● SUPPLIED INFORMATION:
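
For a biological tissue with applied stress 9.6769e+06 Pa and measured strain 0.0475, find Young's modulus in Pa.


E = stress / strain
E = 9.6769e+06 / 0.0475
E = 2.0372e+08


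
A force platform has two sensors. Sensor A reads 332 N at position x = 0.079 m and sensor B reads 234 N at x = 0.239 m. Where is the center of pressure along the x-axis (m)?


COP_x = (F1*x1 + F2*x2) / (F1 + F2)
COP_x = (332*0.079 + 234*0.239) / (332 + 234)
Numerator = 82.1540
Denominator = 566
COP_x = 0.1451


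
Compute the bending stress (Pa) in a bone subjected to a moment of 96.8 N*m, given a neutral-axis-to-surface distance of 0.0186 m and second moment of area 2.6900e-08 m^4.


sigma = M * c / I
sigma = 96.8 * 0.0186 / 2.6900e-08
M * c = 1.8005
sigma = 6.6932e+07


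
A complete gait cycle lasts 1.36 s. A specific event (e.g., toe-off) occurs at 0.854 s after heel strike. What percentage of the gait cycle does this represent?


pct = (event_time / cycle_time) * 100
pct = (0.854 / 1.36) * 100
ratio = 0.6279
pct = 62.7941


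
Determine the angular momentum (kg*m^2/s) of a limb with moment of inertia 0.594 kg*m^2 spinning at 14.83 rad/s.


L = I * omega
L = 0.594 * 14.83
L = 8.8090


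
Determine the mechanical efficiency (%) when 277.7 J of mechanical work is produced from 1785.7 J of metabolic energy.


eta = (W_mech / E_meta) * 100
eta = (277.7 / 1785.7) * 100
ratio = 0.1555
eta = 15.5513


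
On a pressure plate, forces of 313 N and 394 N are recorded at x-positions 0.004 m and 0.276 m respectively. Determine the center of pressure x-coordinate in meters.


COP_x = (F1*x1 + F2*x2) / (F1 + F2)
COP_x = (313*0.004 + 394*0.276) / (313 + 394)
Numerator = 109.9960
Denominator = 707
COP_x = 0.1556


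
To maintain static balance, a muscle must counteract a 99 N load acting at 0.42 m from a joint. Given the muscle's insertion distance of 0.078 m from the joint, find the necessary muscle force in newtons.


F_muscle = W * d_load / d_muscle
F_muscle = 99 * 0.42 / 0.078
Numerator = 41.5800
F_muscle = 533.0769


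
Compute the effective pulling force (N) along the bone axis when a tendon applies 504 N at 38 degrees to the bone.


F_eff = F_tendon * cos(theta)
theta = 38 deg = 0.6632 rad
cos(theta) = 0.7880
F_eff = 504 * 0.7880
F_eff = 397.1574


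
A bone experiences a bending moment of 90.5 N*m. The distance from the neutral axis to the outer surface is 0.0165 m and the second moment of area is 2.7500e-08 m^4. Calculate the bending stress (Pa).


sigma = M * c / I
sigma = 90.5 * 0.0165 / 2.7500e-08
M * c = 1.4932
sigma = 5.4300e+07


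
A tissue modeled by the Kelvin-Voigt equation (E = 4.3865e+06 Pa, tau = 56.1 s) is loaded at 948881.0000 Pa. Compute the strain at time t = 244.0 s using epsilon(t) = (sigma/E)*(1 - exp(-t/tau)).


epsilon(t) = (sigma/E) * (1 - exp(-t/tau))
sigma/E = 948881.0000 / 4.3865e+06 = 0.2163
exp(-t/tau) = exp(-244.0 / 56.1) = 0.0129
epsilon = 0.2163 * (1 - 0.0129)
epsilon = 0.2135


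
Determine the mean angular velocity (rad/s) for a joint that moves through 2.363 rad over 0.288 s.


omega = delta_theta / delta_t
omega = 2.363 / 0.288
omega = 8.2049


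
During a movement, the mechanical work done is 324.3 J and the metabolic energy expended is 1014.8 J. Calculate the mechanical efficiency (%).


eta = (W_mech / E_meta) * 100
eta = (324.3 / 1014.8) * 100
ratio = 0.3196
eta = 31.9570


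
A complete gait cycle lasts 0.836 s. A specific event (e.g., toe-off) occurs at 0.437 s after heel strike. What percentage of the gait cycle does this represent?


pct = (event_time / cycle_time) * 100
pct = (0.437 / 0.836) * 100
ratio = 0.5227
pct = 52.2727


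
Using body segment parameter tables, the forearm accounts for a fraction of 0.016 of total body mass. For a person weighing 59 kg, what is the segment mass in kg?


m_segment = body_mass * fraction
m_segment = 59 * 0.016
m_segment = 0.9440


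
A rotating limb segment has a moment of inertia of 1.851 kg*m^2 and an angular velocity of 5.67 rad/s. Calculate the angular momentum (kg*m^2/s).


L = I * omega
L = 1.851 * 5.67
L = 10.4952


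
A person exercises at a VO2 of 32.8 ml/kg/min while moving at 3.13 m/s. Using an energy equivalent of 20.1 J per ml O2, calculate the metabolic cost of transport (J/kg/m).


Power per kg = VO2 * 20.1 / 60
Power per kg = 32.8 * 20.1 / 60 = 10.9880 W/kg
Cost = power_per_kg / speed
Cost = 10.9880 / 3.13
Cost = 3.5105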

● TASK PROMPT: Set the lines down exactly as they stand, beginning at the one that contains "A person exercises" and stopping after the last line of the entries above.

● WRITTEN ANSWER:
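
A person exercises at a VO2 of 32.8 ml/kg/min while moving at 3.13 m/s. Using an energy equivalent of 20.1 J per ml O2, calculate the metabolic cost of transport (J/kg/m).


Power per kg = VO2 * 20.1 / 60
Power per kg = 32.8 * 20.1 / 60 = 10.9880 W/kg
Cost = power_per_kg / speed
Cost = 10.9880 / 3.13
Cost = 3.5105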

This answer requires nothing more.